Dataset excerpts
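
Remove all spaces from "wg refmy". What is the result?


Input string: 'wg refmy'
Operation: remove all spaces
Words: 'wg', 'refmy'
Join without spaces: wgrefmy


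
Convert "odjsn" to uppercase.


Input string: 'odjsn'
Operation: convert each letter to uppercase
Mapping: 'o'->'O', 'd'->'D', 'j'->'J', 's'->'S', 'n'->'N'
Result: ODJSN


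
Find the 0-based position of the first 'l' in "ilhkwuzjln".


Input string: 'ilhkwuzjln'
Target: 'l'
Scanning left to right: s[0]='i', s[1]='l'
First match at index: 1


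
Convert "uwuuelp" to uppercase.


Input string: 'uwuuelp'
Operation: convert each letter to uppercase
Mapping: 'u'->'U', 'w'->'W', 'u'->'U', 'u'->'U', 'e'->'E', 'l'->'L', 'p'->'P'
Result: UWUUELP


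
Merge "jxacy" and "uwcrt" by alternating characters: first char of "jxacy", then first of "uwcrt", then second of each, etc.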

### Work to complete
Write out once more the lines above beginning at the line with "Find the 0-based"; continue through the final line and stop there.

### Task output
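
Find the 0-based position of the first 'l' in "ilhkwuzjln".


Input string: 'ilhkwuzjln'
Target: 'l'
Scanning left to right: s[0]='i', s[1]='l'
First match at index: 1


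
Convert "uwuuelp" to uppercase.


Input string: 'uwuuelp'
Operation: convert each letter to uppercase
Mapping: 'u'->'U', 'w'->'W', 'u'->'U', 'u'->'U', 'e'->'E', 'l'->'L', 'p'->'P'
Result: UWUUELP


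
Merge "jxacy" and "uwcrt" by alternating characters: first char of "jxacy", then first of "uwcrt", then second of each, etc.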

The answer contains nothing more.